## Task item
Retype the listing that follows, word for word.

## Supplied data
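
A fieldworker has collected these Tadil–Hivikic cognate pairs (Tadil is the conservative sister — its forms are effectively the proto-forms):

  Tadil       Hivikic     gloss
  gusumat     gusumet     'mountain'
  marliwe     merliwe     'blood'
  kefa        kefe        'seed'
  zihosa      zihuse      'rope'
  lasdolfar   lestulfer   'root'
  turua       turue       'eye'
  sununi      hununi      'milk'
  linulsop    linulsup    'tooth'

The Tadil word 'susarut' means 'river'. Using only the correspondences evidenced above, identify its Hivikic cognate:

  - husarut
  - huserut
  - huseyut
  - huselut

huserut

sununi ~ hununi — Tadil s corresponds to Hivikic h word-initially before a back vowel.
marliwe ~ merliwe, lasdolfar ~ lestulfer — Tadil a corresponds to Hivikic e after a consonant, before r.
Applying these to Tadil 'susarut':
  susarut → husarut   (s→h word-initially before a back vowel)
  husarut → huserut   (a→e after a consonant, before r)
So the Hivikic cognate is 'huserut'.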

## Task response
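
A fieldworker has collected these Tadil–Hivikic cognate pairs (Tadil is the conservative sister — its forms are effectively the proto-forms):

  Tadil       Hivikic     gloss
  gusumat     gusumet     'mountain'
  marliwe     merliwe     'blood'
  kefa        kefe        'seed'
  zihosa      zihuse      'rope'
  lasdolfar   lestulfer   'root'
  turua       turue       'eye'
  sununi      hununi      'milk'
  linulsop    linulsup    'tooth'

The Tadil word 'susarut' means 'river'. Using only the correspondences evidenced above, identify its Hivikic cognate:

  - husarut
  - huserut
  - huseyut
  - huselut

huserut

sununi ~ hununi — Tadil s corresponds to Hivikic h word-initially before a back vowel.
marliwe ~ merliwe, lasdolfar ~ lestulfer — Tadil a corresponds to Hivikic e after a consonant, before r.
Applying these to Tadil 'susarut':
  susarut → husarut   (s→h word-initially before a back vowel)
  husarut → huserut   (a→e after a consonant, before r)
So the Hivikic cognate is 'huserut'.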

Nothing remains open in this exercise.